REQUIREMENT: Pull each line containing "What" out of the listing below.

GIVEN ENTRIES:

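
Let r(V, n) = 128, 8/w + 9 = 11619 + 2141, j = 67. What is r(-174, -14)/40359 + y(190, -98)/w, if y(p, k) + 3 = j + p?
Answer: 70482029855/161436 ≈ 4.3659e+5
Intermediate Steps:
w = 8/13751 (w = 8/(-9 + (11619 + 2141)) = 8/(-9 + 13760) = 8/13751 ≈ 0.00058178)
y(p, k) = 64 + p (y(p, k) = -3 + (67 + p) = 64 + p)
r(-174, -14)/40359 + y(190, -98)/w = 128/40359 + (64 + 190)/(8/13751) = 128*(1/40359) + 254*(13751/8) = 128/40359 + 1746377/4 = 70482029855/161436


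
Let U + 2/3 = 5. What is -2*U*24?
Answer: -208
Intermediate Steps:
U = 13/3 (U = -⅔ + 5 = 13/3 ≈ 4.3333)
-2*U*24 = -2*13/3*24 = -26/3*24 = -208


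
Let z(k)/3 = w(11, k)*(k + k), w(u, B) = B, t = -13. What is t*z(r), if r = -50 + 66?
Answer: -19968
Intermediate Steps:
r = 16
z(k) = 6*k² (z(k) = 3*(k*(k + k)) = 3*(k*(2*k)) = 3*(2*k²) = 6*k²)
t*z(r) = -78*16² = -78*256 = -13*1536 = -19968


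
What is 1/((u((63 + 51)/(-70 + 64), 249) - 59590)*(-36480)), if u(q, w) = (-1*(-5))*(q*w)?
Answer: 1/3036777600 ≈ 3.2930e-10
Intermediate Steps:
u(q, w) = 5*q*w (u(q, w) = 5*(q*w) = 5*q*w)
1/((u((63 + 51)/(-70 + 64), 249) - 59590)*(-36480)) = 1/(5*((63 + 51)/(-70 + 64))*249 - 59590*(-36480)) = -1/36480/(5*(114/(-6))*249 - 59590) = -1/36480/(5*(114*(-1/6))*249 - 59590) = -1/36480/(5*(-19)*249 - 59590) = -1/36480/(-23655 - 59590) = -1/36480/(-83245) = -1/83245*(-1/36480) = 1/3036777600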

YOUR SOLUTION:
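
Let r(V, n) = 128, 8/w + 9 = 11619 + 2141, j = 67. What is r(-174, -14)/40359 + y(190, -98)/w, if y(p, k) + 3 = j + p?
Let U + 2/3 = 5. What is -2*U*24?
Let z(k)/3 = w(11, k)*(k + k), w(u, B) = B, t = -13. What is t*z(r), if r = -50 + 66?
What is 1/((u((63 + 51)/(-70 + 64), 249) - 59590)*(-36480)), if u(q, w) = (-1*(-5))*(q*w)?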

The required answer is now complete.